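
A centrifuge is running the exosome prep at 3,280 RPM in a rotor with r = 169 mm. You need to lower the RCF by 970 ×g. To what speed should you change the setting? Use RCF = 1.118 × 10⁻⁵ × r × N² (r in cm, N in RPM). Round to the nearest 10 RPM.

N₂ ≈ 2370 RPM

r = 169 mm = 16.9 cm
Current RCF = 1.118 × 10⁻⁵ × 16.9 × (3280)² = 1.118 × 10⁻⁵ × 16.9 × 10,758,400 ≈ 2,032.7 × g
Target RCF = 2,032.7 − 970 = 1,062.7 × g
N² = 1,062.7 / (18.8942 × 10⁻⁵) = 5,624,477
N ≈ √5,624,477 ≈ 2,371.6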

Action item: Return all the lines shown above, word for word.

Solution to this task:
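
A centrifuge is running the exosome prep at 3,280 RPM in a rotor with r = 169 mm. You need to lower the RCF by 970 ×g. To what speed should you change the setting? Use RCF = 1.118 × 10⁻⁵ × r × N² (r in cm, N in RPM). Round to the nearest 10 RPM.

N₂ ≈ 2370 RPM

r = 169 mm = 16.9 cm
Current RCF = 1.118 × 10⁻⁵ × 16.9 × (3280)² = 1.118 × 10⁻⁵ × 16.9 × 10,758,400 ≈ 2,032.7 × g
Target RCF = 2,032.7 − 970 = 1,062.7 × g
N² = 1,062.7 / (18.8942 × 10⁻⁵) = 5,624,477
N ≈ √5,624,477 ≈ 2,371.6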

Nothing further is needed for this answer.